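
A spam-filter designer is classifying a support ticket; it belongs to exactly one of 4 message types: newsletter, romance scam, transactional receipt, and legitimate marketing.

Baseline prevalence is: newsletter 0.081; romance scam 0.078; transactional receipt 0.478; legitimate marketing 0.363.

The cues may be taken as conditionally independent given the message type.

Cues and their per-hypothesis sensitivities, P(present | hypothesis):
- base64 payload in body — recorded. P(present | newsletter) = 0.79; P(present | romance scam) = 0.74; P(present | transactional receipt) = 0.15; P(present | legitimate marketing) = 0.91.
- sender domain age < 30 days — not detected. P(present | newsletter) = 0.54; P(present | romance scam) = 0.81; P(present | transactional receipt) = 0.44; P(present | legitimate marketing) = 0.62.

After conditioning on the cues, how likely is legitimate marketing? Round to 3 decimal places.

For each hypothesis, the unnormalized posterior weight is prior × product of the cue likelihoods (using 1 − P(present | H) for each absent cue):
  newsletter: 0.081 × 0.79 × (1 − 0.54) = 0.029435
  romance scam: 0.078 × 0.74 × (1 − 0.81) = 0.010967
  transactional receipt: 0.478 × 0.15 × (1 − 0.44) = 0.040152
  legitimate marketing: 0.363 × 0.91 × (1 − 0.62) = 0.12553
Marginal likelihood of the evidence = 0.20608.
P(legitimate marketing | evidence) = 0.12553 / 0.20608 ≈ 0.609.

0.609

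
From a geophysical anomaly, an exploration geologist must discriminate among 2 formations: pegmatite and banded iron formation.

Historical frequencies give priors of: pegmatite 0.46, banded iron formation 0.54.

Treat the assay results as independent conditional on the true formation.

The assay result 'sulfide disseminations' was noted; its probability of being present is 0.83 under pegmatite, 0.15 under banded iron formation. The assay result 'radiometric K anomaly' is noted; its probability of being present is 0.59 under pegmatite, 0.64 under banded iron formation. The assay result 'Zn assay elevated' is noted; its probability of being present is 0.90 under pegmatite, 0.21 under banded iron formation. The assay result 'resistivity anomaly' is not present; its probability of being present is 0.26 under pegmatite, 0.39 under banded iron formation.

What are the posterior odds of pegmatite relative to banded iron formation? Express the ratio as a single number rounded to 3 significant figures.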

= = =

▸ **PROBLEM TO WORK ON**:
Write out the data exactly as it stands.

▸ **OUTPUT FOR THIS TASK**:
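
A spam-filter designer is classifying a support ticket; it belongs to exactly one of 4 message types: newsletter, romance scam, transactional receipt, and legitimate marketing.

Baseline prevalence is: newsletter 0.081; romance scam 0.078; transactional receipt 0.478; legitimate marketing 0.363.

The cues may be taken as conditionally independent given the message type.

Cues and their per-hypothesis sensitivities, P(present | hypothesis):
- base64 payload in body — recorded. P(present | newsletter) = 0.79; P(present | romance scam) = 0.74; P(present | transactional receipt) = 0.15; P(present | legitimate marketing) = 0.91.
- sender domain age < 30 days — not detected. P(present | newsletter) = 0.54; P(present | romance scam) = 0.81; P(present | transactional receipt) = 0.44; P(present | legitimate marketing) = 0.62.

After conditioning on the cues, how likely is legitimate marketing? Round to 3 decimal places.

For each hypothesis, the unnormalized posterior weight is prior × product of the cue likelihoods (using 1 − P(present | H) for each absent cue):
  newsletter: 0.081 × 0.79 × (1 − 0.54) = 0.029435
  romance scam: 0.078 × 0.74 × (1 − 0.81) = 0.010967
  transactional receipt: 0.478 × 0.15 × (1 − 0.44) = 0.040152
  legitimate marketing: 0.363 × 0.91 × (1 − 0.62) = 0.12553
Marginal likelihood of the evidence = 0.20608.
P(legitimate marketing | evidence) = 0.12553 / 0.20608 ≈ 0.609.

0.609

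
From a geophysical anomaly, an exploration geologist must discriminate among 2 formations: pegmatite and banded iron formation.

Historical frequencies give priors of: pegmatite 0.46, banded iron formation 0.54.

Treat the assay results as independent conditional on the true formation.

The assay result 'sulfide disseminations' was noted; its probability of being present is 0.83 under pegmatite, 0.15 under banded iron formation. The assay result 'radiometric K anomaly' is noted; its probability of being present is 0.59 under pegmatite, 0.64 under banded iron formation. The assay result 'Zn assay elevated' is noted; its probability of being present is 0.90 under pegmatite, 0.21 under banded iron formation. The assay result 'resistivity anomaly' is not present; its probability of being present is 0.26 under pegmatite, 0.39 under banded iron formation.

What are the posterior odds of pegmatite relative to banded iron formation? Express the ratio as a single number rounded to 3 significant figures.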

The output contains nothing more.